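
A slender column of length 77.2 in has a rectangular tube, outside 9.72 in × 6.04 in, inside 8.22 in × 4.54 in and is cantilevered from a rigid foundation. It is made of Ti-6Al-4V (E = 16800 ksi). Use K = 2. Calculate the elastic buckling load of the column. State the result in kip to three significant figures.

P_cr ≈ 796 kip

Weak-axis I_min = (h_o·b_o³ − h_i·b_i³)/12 with b_o = 6.04, b_i = 4.540 in (shorter outer/inner sides).
I_min = (9.72×6.04³ − 8.220×4.540³)/12 = 114.4 in⁴
Effective length L_e = K·L = 2 × 77.2 = 154.4 in
P_cr = π²EI / L_e² = π² × 16800×10³ × 114.4 / 154.4² = 7.956×10^5 lb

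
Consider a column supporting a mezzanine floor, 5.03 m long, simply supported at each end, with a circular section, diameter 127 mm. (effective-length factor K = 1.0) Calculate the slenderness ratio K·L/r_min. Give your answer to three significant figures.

λ ≈ 158

I = πd⁴/64 = π×127⁴/64 = 1.277×10^7 mm⁴
A = 1.267×10^4 mm²;  r_min = √(I/A) = √(1.277×10^7/1.267×10^4) = 31.75 mm
L_e = K·L = 1 × 5.03 m = 5.030 m = 5030.0 mm
λ = L_e / r_min = 5030.0 / 31.75 = 158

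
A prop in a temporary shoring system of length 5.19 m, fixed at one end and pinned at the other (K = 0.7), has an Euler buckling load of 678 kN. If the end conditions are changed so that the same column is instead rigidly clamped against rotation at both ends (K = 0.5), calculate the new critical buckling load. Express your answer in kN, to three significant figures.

P_cr ≈ 1330 kN

P_cr ∝ 1/K², so P_cr,new = P_cr,old × (K_old/K_new)² = 678 × (0.7/0.5)²
= 678 × 1.960 = 1330 kN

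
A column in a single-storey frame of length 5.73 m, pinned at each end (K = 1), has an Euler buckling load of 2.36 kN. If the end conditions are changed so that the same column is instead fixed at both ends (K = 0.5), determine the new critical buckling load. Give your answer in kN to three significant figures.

P_cr ∝ 1/K², so P_cr,new = P_cr,old × (K_old/K_new)² = 2.36 × (1/0.5)²
= 2.36 × 4.000 = 9.44 kN

P_cr ≈ 9.44 kN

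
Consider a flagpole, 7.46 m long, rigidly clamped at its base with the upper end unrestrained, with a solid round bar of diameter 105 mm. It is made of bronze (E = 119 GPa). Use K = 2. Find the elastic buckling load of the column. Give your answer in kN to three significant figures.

I = πd⁴/64 = π×105⁴/64 = 5.967×10^6 mm⁴
I = 5.967×10^6 mm⁴ = 5.967×10^-6 m⁴
Effective length L_e = K·L = 2 × 7.46 = 14.92 m
P_cr = π²EI / L_e² = π² × 119×10⁹ × 5.967×10^-6 / 14.92² = 3.148×10^4 N

P_cr ≈ 31.5 kN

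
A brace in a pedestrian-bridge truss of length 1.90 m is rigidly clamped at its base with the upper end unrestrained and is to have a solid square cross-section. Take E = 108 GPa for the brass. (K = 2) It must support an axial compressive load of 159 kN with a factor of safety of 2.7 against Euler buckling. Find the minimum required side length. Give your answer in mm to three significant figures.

Required P_cr = n·P = 2.7 × 159 = 429.3 kN
L_e = K·L = 2 × 1.90 = 3.800 m
Required I = P_cr·L_e²/(π²E) = 4.293×10^5 × 3.800² / (π² × 1.08×10^11) = 5.816×10^-6 m⁴
I_req = 5.816×10^6 mm⁴
Solid square: I = a⁴/12  ⇒  a = (12I)^(1/4) = (12×5.816×10^6)^(1/4) = 91.4 mm

a ≈ 91.4 mm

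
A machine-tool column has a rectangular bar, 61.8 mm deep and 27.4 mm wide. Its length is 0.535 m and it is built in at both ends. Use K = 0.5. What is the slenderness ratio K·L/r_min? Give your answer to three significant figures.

Buckling occurs about the weak axis: I_min = h·b³/12 with b = 27.4 mm (the shorter side).
I_min = 61.8×27.4³/12 = 1.059×10^5 mm⁴
A = 1.693×10^3 mm²;  r_min = √(I/A) = √(1.059×10^5/1.693×10^3) = 7.910 mm
L_e = K·L = 0.5 × 0.535 m = 0.2675 m = 267.50 mm
λ = L_e / r_min = 267.50 / 7.910 = 33.8

λ ≈ 33.8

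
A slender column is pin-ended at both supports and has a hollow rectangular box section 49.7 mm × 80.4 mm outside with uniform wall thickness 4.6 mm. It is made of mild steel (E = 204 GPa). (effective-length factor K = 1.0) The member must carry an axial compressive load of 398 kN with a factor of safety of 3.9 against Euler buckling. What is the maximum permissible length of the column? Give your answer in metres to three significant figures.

L_max ≈ 0.745 m

Inner dimensions: h_i = 80.4 − 2×4.6 = 71.20 mm, b_i = 49.7 − 2×4.6 = 40.50 mm
Weak-axis I_min = (h_o·b_o³ − h_i·b_i³)/12 with b_o = 49.7, b_i = 40.50 mm (shorter outer/inner sides).
I_min = (80.4×49.7³ − 71.20×40.50³)/12 = 4.284×10^5 mm⁴
I = 4.284×10^-7 m⁴
Required critical load P_cr = n·P = 3.9 × 398 = 1552 kN = 1.552×10^6 N
From P_cr = π²EI/(K·L)²:  L = (1/K)·√(π²EI/P_cr) = (1/1)·√(π²×2.04×10^11×4.284×10^-7/1.552×10^6)
L = 0.745 m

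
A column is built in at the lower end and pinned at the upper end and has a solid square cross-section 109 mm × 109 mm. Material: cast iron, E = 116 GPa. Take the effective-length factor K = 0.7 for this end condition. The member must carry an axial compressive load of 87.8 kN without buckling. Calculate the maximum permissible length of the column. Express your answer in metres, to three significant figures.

L_max ≈ 17.7 m

I = a⁴/12 = 109⁴/12 = 1.176×10^7 mm⁴
I = 1.176×10^-5 m⁴
At the buckling limit P_cr = P = 8.780×10^4 N
From P_cr = π²EI/(K·L)²:  L = (1/K)·√(π²EI/P_cr) = (1/0.7)·√(π²×1.16×10^11×1.176×10^-5/8.780×10^4)
L = 17.7 m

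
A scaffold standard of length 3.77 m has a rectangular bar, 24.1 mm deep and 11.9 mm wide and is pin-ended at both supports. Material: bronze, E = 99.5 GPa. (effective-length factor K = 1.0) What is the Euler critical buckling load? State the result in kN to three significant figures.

Buckling occurs about the weak axis: I_min = h·b³/12 with b = 11.9 mm (the shorter side).
I_min = 24.1×11.9³/12 = 3.384×10^3 mm⁴
I = 3.384×10^3 mm⁴ = 3.384×10^-9 m⁴
Effective length L_e = K·L = 1 × 3.77 = 3.770 m
P_cr = π²EI / L_e² = π² × 99.5×10⁹ × 3.384×10^-9 / 3.770² = 233.8 N

P_cr ≈ 0.234 kN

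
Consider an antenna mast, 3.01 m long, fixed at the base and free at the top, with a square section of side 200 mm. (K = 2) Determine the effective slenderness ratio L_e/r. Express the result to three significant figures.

For a square r = a/√12 = 200/√12 = 57.74 mm
L_e = K·L = 2 × 3.01 m = 6.020 m = 6020.0 mm
λ = L_e / r_min = 6020.0 / 57.74 = 104

λ ≈ 104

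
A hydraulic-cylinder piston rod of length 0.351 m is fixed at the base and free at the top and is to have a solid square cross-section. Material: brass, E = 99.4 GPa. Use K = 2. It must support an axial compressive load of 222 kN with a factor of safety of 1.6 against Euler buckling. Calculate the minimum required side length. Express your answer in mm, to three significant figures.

Required P_cr = n·P = 1.6 × 222 = 355.2 kN
L_e = K·L = 2 × 0.351 = 0.7020 m
Required I = P_cr·L_e²/(π²E) = 3.552×10^5 × 0.7020² / (π² × 9.94×10^10) = 1.784×10^-7 m⁴
I_req = 1.784×10^5 mm⁴
Solid square: I = a⁴/12  ⇒  a = (12I)^(1/4) = (12×1.784×10^5)^(1/4) = 38.3 mm

a ≈ 38.3 mm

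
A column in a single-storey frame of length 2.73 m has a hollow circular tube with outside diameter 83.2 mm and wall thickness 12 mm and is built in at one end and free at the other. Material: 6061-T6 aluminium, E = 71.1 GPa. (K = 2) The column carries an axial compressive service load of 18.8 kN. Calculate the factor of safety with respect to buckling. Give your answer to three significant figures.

n ≈ 2.19

Inner diameter d_i = 83.2 − 2×12 = 59.20 mm
I = π(d_o⁴ − d_i⁴)/64 = π(83.2⁴ − 59.20⁴)/64 = 1.749×10^6 mm⁴
I = 1.749×10^6 mm⁴ = 1.749×10^-6 m⁴
Effective length L_e = K·L = 2 × 2.73 = 5.460 m
P_cr = π²EI / L_e² = π² × 71.1×10⁹ × 1.749×10^-6 / 5.460² = 4.117×10^4 N
Factor of safety n = P_cr / P = 41.175 / 18.8 = 2.19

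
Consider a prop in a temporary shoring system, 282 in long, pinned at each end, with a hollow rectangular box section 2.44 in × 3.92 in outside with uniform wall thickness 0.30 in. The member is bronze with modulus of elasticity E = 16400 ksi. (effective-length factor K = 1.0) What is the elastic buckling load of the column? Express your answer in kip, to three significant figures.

Inner dimensions: h_i = 3.92 − 2×0.30 = 3.320 in, b_i = 2.44 − 2×0.30 = 1.840 in
Weak-axis I_min = (h_o·b_o³ − h_i·b_i³)/12 with b_o = 2.44, b_i = 1.840 in (shorter outer/inner sides).
I_min = (3.92×2.44³ − 3.320×1.840³)/12 = 3.022 in⁴
Effective length L_e = K·L = 1 × 282 = 282.0 in
P_cr = π²EI / L_e² = π² × 16400×10³ × 3.022 / 282.0² = 6.151×10^3 lb

P_cr ≈ 6.15 kip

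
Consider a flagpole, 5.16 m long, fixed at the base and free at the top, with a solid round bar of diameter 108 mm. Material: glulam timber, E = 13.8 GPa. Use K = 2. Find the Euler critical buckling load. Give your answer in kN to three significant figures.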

★ ★ ★ ★ ★ ★ ★

What is needed |
Only the lines from the one containing "Consider a prop" through the final line of the data belong in the answer, repeated exactly.

Answer to the exercise |
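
Consider a prop in a temporary shoring system, 282 in long, pinned at each end, with a hollow rectangular box section 2.44 in × 3.92 in outside with uniform wall thickness 0.30 in. The member is bronze with modulus of elasticity E = 16400 ksi. (effective-length factor K = 1.0) What is the elastic buckling load of the column? Express your answer in kip, to three significant figures.

Inner dimensions: h_i = 3.92 − 2×0.30 = 3.320 in, b_i = 2.44 − 2×0.30 = 1.840 in
Weak-axis I_min = (h_o·b_o³ − h_i·b_i³)/12 with b_o = 2.44, b_i = 1.840 in (shorter outer/inner sides).
I_min = (3.92×2.44³ − 3.320×1.840³)/12 = 3.022 in⁴
Effective length L_e = K·L = 1 × 282 = 282.0 in
P_cr = π²EI / L_e² = π² × 16400×10³ × 3.022 / 282.0² = 6.151×10^3 lb

P_cr ≈ 6.15 kip

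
Consider a flagpole, 5.16 m long, fixed at the base and free at the top, with a solid round bar of diameter 108 mm. Material: glulam timber, E = 13.8 GPa. Use K = 2. Find the Euler critical buckling load. Give your answer in kN to three significant figures.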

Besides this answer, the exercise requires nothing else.